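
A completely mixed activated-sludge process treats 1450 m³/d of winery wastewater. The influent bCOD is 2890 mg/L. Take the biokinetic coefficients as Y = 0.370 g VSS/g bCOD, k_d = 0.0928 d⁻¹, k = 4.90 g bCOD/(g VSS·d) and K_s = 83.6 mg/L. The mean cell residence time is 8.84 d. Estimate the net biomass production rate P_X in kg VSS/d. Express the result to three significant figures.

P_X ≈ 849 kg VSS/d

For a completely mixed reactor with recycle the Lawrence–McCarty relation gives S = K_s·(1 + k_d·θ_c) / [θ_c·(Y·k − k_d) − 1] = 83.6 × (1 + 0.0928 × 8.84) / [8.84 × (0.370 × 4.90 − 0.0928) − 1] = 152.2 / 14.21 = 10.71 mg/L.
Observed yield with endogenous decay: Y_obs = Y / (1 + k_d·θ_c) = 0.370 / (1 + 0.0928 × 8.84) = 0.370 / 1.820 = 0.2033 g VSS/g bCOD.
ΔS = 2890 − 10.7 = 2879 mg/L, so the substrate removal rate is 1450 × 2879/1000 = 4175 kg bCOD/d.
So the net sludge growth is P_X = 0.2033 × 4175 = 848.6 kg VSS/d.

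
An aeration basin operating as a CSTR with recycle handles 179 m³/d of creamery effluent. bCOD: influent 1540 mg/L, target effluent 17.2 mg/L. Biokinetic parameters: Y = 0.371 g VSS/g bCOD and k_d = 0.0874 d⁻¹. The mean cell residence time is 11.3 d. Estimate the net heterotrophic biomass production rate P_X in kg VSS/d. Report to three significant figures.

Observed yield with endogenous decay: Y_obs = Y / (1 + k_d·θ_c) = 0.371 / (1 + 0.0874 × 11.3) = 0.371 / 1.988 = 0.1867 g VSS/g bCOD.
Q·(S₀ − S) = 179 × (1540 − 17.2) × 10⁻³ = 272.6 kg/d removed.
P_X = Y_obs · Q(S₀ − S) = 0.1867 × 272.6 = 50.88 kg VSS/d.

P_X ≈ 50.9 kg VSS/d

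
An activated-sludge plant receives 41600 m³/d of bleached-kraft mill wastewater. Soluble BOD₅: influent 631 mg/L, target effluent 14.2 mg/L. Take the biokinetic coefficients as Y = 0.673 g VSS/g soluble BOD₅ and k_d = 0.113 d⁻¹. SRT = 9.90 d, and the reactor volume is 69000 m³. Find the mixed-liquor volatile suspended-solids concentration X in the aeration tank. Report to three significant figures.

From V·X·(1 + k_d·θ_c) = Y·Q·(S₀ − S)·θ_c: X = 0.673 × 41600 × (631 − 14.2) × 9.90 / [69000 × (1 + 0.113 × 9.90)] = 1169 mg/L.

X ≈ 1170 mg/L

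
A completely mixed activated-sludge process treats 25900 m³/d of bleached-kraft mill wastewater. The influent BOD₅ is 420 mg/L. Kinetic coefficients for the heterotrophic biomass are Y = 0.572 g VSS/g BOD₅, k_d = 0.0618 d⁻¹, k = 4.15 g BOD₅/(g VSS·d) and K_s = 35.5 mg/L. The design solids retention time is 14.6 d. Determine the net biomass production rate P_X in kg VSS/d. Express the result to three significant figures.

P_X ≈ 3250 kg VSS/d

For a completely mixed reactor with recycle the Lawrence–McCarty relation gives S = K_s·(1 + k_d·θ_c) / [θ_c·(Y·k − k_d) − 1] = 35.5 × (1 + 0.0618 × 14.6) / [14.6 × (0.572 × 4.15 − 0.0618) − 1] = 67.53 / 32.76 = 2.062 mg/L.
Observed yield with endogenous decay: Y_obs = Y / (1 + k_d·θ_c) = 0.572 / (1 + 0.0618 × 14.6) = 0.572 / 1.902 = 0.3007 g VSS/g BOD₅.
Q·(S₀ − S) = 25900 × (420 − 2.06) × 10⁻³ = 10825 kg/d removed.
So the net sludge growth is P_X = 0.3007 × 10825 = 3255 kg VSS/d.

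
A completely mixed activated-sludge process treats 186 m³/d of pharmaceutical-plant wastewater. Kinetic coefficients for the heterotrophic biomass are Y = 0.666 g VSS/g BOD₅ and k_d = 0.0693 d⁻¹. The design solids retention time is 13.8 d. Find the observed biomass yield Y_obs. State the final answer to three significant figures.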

------------------------------------------------------------

**Work to complete:** Return the records exactly, every line included.

**Exercise output:**
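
A completely mixed activated-sludge process treats 1450 m³/d of winery wastewater. The influent bCOD is 2890 mg/L. Take the biokinetic coefficients as Y = 0.370 g VSS/g bCOD, k_d = 0.0928 d⁻¹, k = 4.90 g bCOD/(g VSS·d) and K_s = 83.6 mg/L. The mean cell residence time is 8.84 d. Estimate the net biomass production rate P_X in kg VSS/d. Express the result to three significant figures.

P_X ≈ 849 kg VSS/d

For a completely mixed reactor with recycle the Lawrence–McCarty relation gives S = K_s·(1 + k_d·θ_c) / [θ_c·(Y·k − k_d) − 1] = 83.6 × (1 + 0.0928 × 8.84) / [8.84 × (0.370 × 4.90 − 0.0928) − 1] = 152.2 / 14.21 = 10.71 mg/L.
Observed yield with endogenous decay: Y_obs = Y / (1 + k_d·θ_c) = 0.370 / (1 + 0.0928 × 8.84) = 0.370 / 1.820 = 0.2033 g VSS/g bCOD.
ΔS = 2890 − 10.7 = 2879 mg/L, so the substrate removal rate is 1450 × 2879/1000 = 4175 kg bCOD/d.
So the net sludge growth is P_X = 0.2033 × 4175 = 848.6 kg VSS/d.

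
An aeration basin operating as a CSTR with recycle handles 179 m³/d of creamery effluent. bCOD: influent 1540 mg/L, target effluent 17.2 mg/L. Biokinetic parameters: Y = 0.371 g VSS/g bCOD and k_d = 0.0874 d⁻¹. The mean cell residence time is 11.3 d. Estimate the net heterotrophic biomass production rate P_X in kg VSS/d. Report to three significant figures.

Observed yield with endogenous decay: Y_obs = Y / (1 + k_d·θ_c) = 0.371 / (1 + 0.0874 × 11.3) = 0.371 / 1.988 = 0.1867 g VSS/g bCOD.
Q·(S₀ − S) = 179 × (1540 − 17.2) × 10⁻³ = 272.6 kg/d removed.
P_X = Y_obs · Q(S₀ − S) = 0.1867 × 272.6 = 50.88 kg VSS/d.

P_X ≈ 50.9 kg VSS/d

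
An activated-sludge plant receives 41600 m³/d of bleached-kraft mill wastewater. Soluble BOD₅: influent 631 mg/L, target effluent 14.2 mg/L. Take the biokinetic coefficients as Y = 0.673 g VSS/g soluble BOD₅ and k_d = 0.113 d⁻¹. SRT = 9.90 d, and the reactor volume is 69000 m³. Find the mixed-liquor volatile suspended-solids concentration X in the aeration tank. Report to three significant figures.

From V·X·(1 + k_d·θ_c) = Y·Q·(S₀ − S)·θ_c: X = 0.673 × 41600 × (631 − 14.2) × 9.90 / [69000 × (1 + 0.113 × 9.90)] = 1169 mg/L.

X ≈ 1170 mg/L

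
A completely mixed activated-sludge process treats 25900 m³/d of bleached-kraft mill wastewater. The influent BOD₅ is 420 mg/L. Kinetic coefficients for the heterotrophic biomass are Y = 0.572 g VSS/g BOD₅, k_d = 0.0618 d⁻¹, k = 4.15 g BOD₅/(g VSS·d) and K_s = 35.5 mg/L. The design solids retention time is 14.6 d. Determine the net biomass production rate P_X in kg VSS/d. Express the result to three significant figures.

P_X ≈ 3250 kg VSS/d

For a completely mixed reactor with recycle the Lawrence–McCarty relation gives S = K_s·(1 + k_d·θ_c) / [θ_c·(Y·k − k_d) − 1] = 35.5 × (1 + 0.0618 × 14.6) / [14.6 × (0.572 × 4.15 − 0.0618) − 1] = 67.53 / 32.76 = 2.062 mg/L.
Observed yield with endogenous decay: Y_obs = Y / (1 + k_d·θ_c) = 0.572 / (1 + 0.0618 × 14.6) = 0.572 / 1.902 = 0.3007 g VSS/g BOD₅.
Q·(S₀ − S) = 25900 × (420 − 2.06) × 10⁻³ = 10825 kg/d removed.
So the net sludge growth is P_X = 0.3007 × 10825 = 3255 kg VSS/d.

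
A completely mixed activated-sludge process treats 186 m³/d of pharmaceutical-plant wastewater. Kinetic coefficients for the heterotrophic biomass are Y = 0.666 g VSS/g BOD₅ and k_d = 0.0693 d⁻¹. The design solids retention time is 13.8 d. Find the observed biomass yield Y_obs. State the final answer to three significant figures.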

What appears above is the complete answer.